-- Opening Marker --

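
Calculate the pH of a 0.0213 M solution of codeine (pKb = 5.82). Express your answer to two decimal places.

pH = 10.25

C18H21NO3 + H2O ⇌ C18H22NO3+ + OH-
Kb = 10^(−5.82) = 1.51 × 10^-6
From the ICE table, Kb = [OH-]²/(0.0213 − [OH-]) = 1.51 × 10^-6.
Neglecting [OH-] in the denominator: [OH-] = √(1.51 × 10^-6 × 0.0213) = 1.79 × 10^-4 M
([OH-]/C₀ = 0.84% < 5%, so the approximation holds.)
pOH = 3.75, so pH = 14.00 − pOH = 10.25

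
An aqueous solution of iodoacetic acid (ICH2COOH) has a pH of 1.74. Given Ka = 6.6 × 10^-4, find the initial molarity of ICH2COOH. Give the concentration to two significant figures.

[H+] = 10^(-1.74) = 1.82 × 10^-2 M = x
Ka = x²/(C₀ − x) ⇒ C₀ = x + x²/Ka
C₀ = 1.82 × 10^-2 + (1.82 × 10^-2)²/(6.6 × 10^-4) = 5.20 × 10^-1 M

C₀ = 5.2 × 10^-1 M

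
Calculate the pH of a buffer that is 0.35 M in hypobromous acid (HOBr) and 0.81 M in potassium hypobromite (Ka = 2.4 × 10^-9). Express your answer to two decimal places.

pKa = −log(2.4 × 10^-9) = 8.620
Henderson–Hasselbalch: pH = pKa + log([OBr-]/[HOBr]) = 8.620 + log(0.81/0.35)
pH = 8.620 + (+0.364) = 8.98

pH = 8.98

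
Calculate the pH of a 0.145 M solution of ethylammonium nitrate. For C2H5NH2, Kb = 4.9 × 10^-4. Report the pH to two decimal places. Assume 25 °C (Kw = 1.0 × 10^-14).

pH = 5.76

C2H5NH3+ is the conjugate acid of the weak base C2H5NH2.
Ka = Kw/Kb = 1.0×10^-14 / 4.9 × 10^-4 = 2.04 × 10^-11
Ka = [H+]²/(0.145 − [H+]) = 2.04 × 10^-11
Since Ka ≪ C₀, [H+] ≈ √(Ka·C₀) = 1.72 × 10^-6 M.
Check: 0.0012% ionized — well under 5%, approximation valid.
pH = −log(1.72 × 10^-6) = 5.76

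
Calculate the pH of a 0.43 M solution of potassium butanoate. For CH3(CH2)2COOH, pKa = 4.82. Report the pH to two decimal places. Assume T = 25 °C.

CH3(CH2)2COO- is the conjugate base of the weak acid CH3(CH2)2COOH.
Ka = 10^(−4.82) = 1.51 × 10^-5
Kb = Kw/Ka = 1.0×10^-14 / 1.51 × 10^-5 = 6.62 × 10^-10
Kb = x²/(0.43 − x) = 6.62 × 10^-10
Since Kb ≪ C₀, x ≈ √(Kb·C₀) = 1.69 × 10^-5 M.
pOH = −log(1.69 × 10^-5) = 4.77; pH = 14.00 − 4.77 = 9.23

pH = 9.23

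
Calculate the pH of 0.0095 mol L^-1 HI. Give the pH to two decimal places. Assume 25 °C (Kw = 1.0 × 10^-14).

HI is a strong acid and dissociates completely, so [H+] = 0.0095 M.
pH = -log(0.0095) = 2.02

pH = 2.02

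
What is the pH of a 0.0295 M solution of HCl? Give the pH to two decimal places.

pH = 1.53

HCl is a strong acid and dissociates completely, so [H+] = 0.0295 M.
pH = -log(0.0295) = 1.53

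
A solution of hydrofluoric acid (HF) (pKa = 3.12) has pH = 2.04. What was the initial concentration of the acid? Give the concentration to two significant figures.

[H+] = 10^(-2.04) = 9.12 × 10^-3 M = x
Ka = 10^(−3.12) = 7.59 × 10^-4
Ka = x²/(C₀ − x) ⇒ C₀ = x + x²/Ka
C₀ = 9.12 × 10^-3 + (9.12 × 10^-3)²/(7.59 × 10^-4) = 1.19 × 10^-1 M

C₀ = 1.2 × 10^-1 M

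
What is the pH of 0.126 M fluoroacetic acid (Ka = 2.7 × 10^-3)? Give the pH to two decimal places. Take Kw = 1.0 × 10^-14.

FCH2COOH ⇌ FCH2COO- + H+
From the ICE table, Ka = [H+]²/(0.126 − [H+]) = 2.7 × 10^-3.
[H+] is not negligible relative to C₀; solve [H+]² + 0.0027·[H+] − 0.00034 = 0.
[H+] = [−0.0027 + √(0.0027² + 0.00136)]/2 = 1.71 × 10^-2 M
pH = −log(1.71 × 10^-2) = 1.77

pH = 1.77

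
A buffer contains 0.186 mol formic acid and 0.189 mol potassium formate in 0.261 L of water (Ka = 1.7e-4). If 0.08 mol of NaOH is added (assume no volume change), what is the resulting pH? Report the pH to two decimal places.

OH- converts HCOOH to HCOO-: HCOOH → 0.106 mol, HCOO- → 0.269 mol.
pKa = −log(1.7 × 10^-4) = 3.770
pH = pKa + log(n_HCOO-/n_HCOOH) = 3.770 + log(0.269/0.106) = 3.770 + (+0.404)

pH = 4.17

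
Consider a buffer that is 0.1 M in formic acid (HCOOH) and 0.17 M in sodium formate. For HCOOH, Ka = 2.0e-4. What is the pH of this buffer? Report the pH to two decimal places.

pH = 3.93

pKa = −log(2.0 × 10^-4) = 3.699
pH = pKa + log([A⁻]/[HA]) = 3.699 + log(0.17/0.1)
pH = 3.699 + (+0.230) = 3.93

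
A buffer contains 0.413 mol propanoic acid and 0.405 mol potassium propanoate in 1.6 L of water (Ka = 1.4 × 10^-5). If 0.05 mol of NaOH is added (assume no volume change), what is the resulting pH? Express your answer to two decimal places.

pH = 4.95

OH- converts CH3CH2COOH to CH3CH2COO-: CH3CH2COOH → 0.363 mol, CH3CH2COO- → 0.455 mol.
pKa = −log(1.4 × 10^-5) = 4.854
Henderson–Hasselbalch with mole ratio 0.455/0.363: pH = 4.854 + (+0.098)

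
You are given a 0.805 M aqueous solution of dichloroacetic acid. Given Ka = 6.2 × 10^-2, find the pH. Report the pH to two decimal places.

Cl2CHCOOH ⇌ Cl2CHCOO- + H+
From the ICE table, Ka = x²/(0.805 − x) = 6.2 × 10^-2.
Here C₀/Ka ≈ 13, so the small-x approximation fails. Use the quadratic:
x = (−Ka + √(Ka² + 4·Ka·C₀))/2 = 1.95 × 10^-1 M
pH = −log(1.95 × 10^-1) = 0.71

pH = 0.71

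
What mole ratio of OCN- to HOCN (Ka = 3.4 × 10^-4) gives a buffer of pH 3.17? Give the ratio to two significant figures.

ratio = 0.50

pKa = -log(3.4 × 10^-4) = 3.469
pH = pKa + log(r) ⇒ log(r) = 3.17 − 3.469 = -0.299
r = [OCN-]/[HOCN] = 10^(-0.299) = 0.502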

-- Closing Marker --

**TASK:**
Going line by line, set down the data above exactly as given.

**YOUR SOLUTION:**
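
Calculate the pH of a 0.0213 M solution of codeine (pKb = 5.82). Express your answer to two decimal places.

pH = 10.25

C18H21NO3 + H2O ⇌ C18H22NO3+ + OH-
Kb = 10^(−5.82) = 1.51 × 10^-6
From the ICE table, Kb = [OH-]²/(0.0213 − [OH-]) = 1.51 × 10^-6.
Neglecting [OH-] in the denominator: [OH-] = √(1.51 × 10^-6 × 0.0213) = 1.79 × 10^-4 M
([OH-]/C₀ = 0.84% < 5%, so the approximation holds.)
pOH = 3.75, so pH = 14.00 − pOH = 10.25

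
An aqueous solution of iodoacetic acid (ICH2COOH) has a pH of 1.74. Given Ka = 6.6 × 10^-4, find the initial molarity of ICH2COOH. Give the concentration to two significant figures.

[H+] = 10^(-1.74) = 1.82 × 10^-2 M = x
Ka = x²/(C₀ − x) ⇒ C₀ = x + x²/Ka
C₀ = 1.82 × 10^-2 + (1.82 × 10^-2)²/(6.6 × 10^-4) = 5.20 × 10^-1 M

C₀ = 5.2 × 10^-1 M

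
Calculate the pH of a buffer that is 0.35 M in hypobromous acid (HOBr) and 0.81 M in potassium hypobromite (Ka = 2.4 × 10^-9). Express your answer to two decimal places.

pKa = −log(2.4 × 10^-9) = 8.620
Henderson–Hasselbalch: pH = pKa + log([OBr-]/[HOBr]) = 8.620 + log(0.81/0.35)
pH = 8.620 + (+0.364) = 8.98

pH = 8.98

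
Calculate the pH of a 0.145 M solution of ethylammonium nitrate. For C2H5NH2, Kb = 4.9 × 10^-4. Report the pH to two decimal places. Assume 25 °C (Kw = 1.0 × 10^-14).

pH = 5.76

C2H5NH3+ is the conjugate acid of the weak base C2H5NH2.
Ka = Kw/Kb = 1.0×10^-14 / 4.9 × 10^-4 = 2.04 × 10^-11
Ka = [H+]²/(0.145 − [H+]) = 2.04 × 10^-11
Since Ka ≪ C₀, [H+] ≈ √(Ka·C₀) = 1.72 × 10^-6 M.
Check: 0.0012% ionized — well under 5%, approximation valid.
pH = −log(1.72 × 10^-6) = 5.76

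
Calculate the pH of a 0.43 M solution of potassium butanoate. For CH3(CH2)2COOH, pKa = 4.82. Report the pH to two decimal places. Assume T = 25 °C.

CH3(CH2)2COO- is the conjugate base of the weak acid CH3(CH2)2COOH.
Ka = 10^(−4.82) = 1.51 × 10^-5
Kb = Kw/Ka = 1.0×10^-14 / 1.51 × 10^-5 = 6.62 × 10^-10
Kb = x²/(0.43 − x) = 6.62 × 10^-10
Since Kb ≪ C₀, x ≈ √(Kb·C₀) = 1.69 × 10^-5 M.
pOH = −log(1.69 × 10^-5) = 4.77; pH = 14.00 − 4.77 = 9.23

pH = 9.23

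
Calculate the pH of 0.0095 mol L^-1 HI. Give the pH to two decimal places. Assume 25 °C (Kw = 1.0 × 10^-14).

HI is a strong acid and dissociates completely, so [H+] = 0.0095 M.
pH = -log(0.0095) = 2.02

pH = 2.02

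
What is the pH of a 0.0295 M solution of HCl? Give the pH to two decimal places.

pH = 1.53

HCl is a strong acid and dissociates completely, so [H+] = 0.0295 M.
pH = -log(0.0295) = 1.53

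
A solution of hydrofluoric acid (HF) (pKa = 3.12) has pH = 2.04. What was the initial concentration of the acid? Give the concentration to two significant figures.

[H+] = 10^(-2.04) = 9.12 × 10^-3 M = x
Ka = 10^(−3.12) = 7.59 × 10^-4
Ka = x²/(C₀ − x) ⇒ C₀ = x + x²/Ka
C₀ = 9.12 × 10^-3 + (9.12 × 10^-3)²/(7.59 × 10^-4) = 1.19 × 10^-1 M

C₀ = 1.2 × 10^-1 M

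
What is the pH of 0.126 M fluoroacetic acid (Ka = 2.7 × 10^-3)? Give the pH to two decimal places. Take Kw = 1.0 × 10^-14.

FCH2COOH ⇌ FCH2COO- + H+
From the ICE table, Ka = [H+]²/(0.126 − [H+]) = 2.7 × 10^-3.
[H+] is not negligible relative to C₀; solve [H+]² + 0.0027·[H+] − 0.00034 = 0.
[H+] = [−0.0027 + √(0.0027² + 0.00136)]/2 = 1.71 × 10^-2 M
pH = −log(1.71 × 10^-2) = 1.77

pH = 1.77

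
A buffer contains 0.186 mol formic acid and 0.189 mol potassium formate in 0.261 L of water (Ka = 1.7e-4). If 0.08 mol of NaOH is added (assume no volume change), what is the resulting pH? Report the pH to two decimal places.

OH- converts HCOOH to HCOO-: HCOOH → 0.106 mol, HCOO- → 0.269 mol.
pKa = −log(1.7 × 10^-4) = 3.770
pH = pKa + log(n_HCOO-/n_HCOOH) = 3.770 + log(0.269/0.106) = 3.770 + (+0.404)

pH = 4.17

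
Consider a buffer that is 0.1 M in formic acid (HCOOH) and 0.17 M in sodium formate. For HCOOH, Ka = 2.0e-4. What is the pH of this buffer? Report the pH to two decimal places.

pH = 3.93

pKa = −log(2.0 × 10^-4) = 3.699
pH = pKa + log([A⁻]/[HA]) = 3.699 + log(0.17/0.1)
pH = 3.699 + (+0.230) = 3.93

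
A buffer contains 0.413 mol propanoic acid and 0.405 mol potassium propanoate in 1.6 L of water (Ka = 1.4 × 10^-5). If 0.05 mol of NaOH is added (assume no volume change), what is the resulting pH? Express your answer to two decimal places.

pH = 4.95

OH- converts CH3CH2COOH to CH3CH2COO-: CH3CH2COOH → 0.363 mol, CH3CH2COO- → 0.455 mol.
pKa = −log(1.4 × 10^-5) = 4.854
Henderson–Hasselbalch with mole ratio 0.455/0.363: pH = 4.854 + (+0.098)

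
You are given a 0.805 M aqueous solution of dichloroacetic acid. Given Ka = 6.2 × 10^-2, find the pH. Report the pH to two decimal places.

Cl2CHCOOH ⇌ Cl2CHCOO- + H+
From the ICE table, Ka = x²/(0.805 − x) = 6.2 × 10^-2.
Here C₀/Ka ≈ 13, so the small-x approximation fails. Use the quadratic:
x = (−Ka + √(Ka² + 4·Ka·C₀))/2 = 1.95 × 10^-1 M
pH = −log(1.95 × 10^-1) = 0.71

pH = 0.71

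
What mole ratio of OCN- to HOCN (Ka = 3.4 × 10^-4) gives a buffer of pH 3.17? Give the ratio to two significant figures.

ratio = 0.50

pKa = -log(3.4 × 10^-4) = 3.469
pH = pKa + log(r) ⇒ log(r) = 3.17 − 3.469 = -0.299
r = [OCN-]/[HOCN] = 10^(-0.299) = 0.502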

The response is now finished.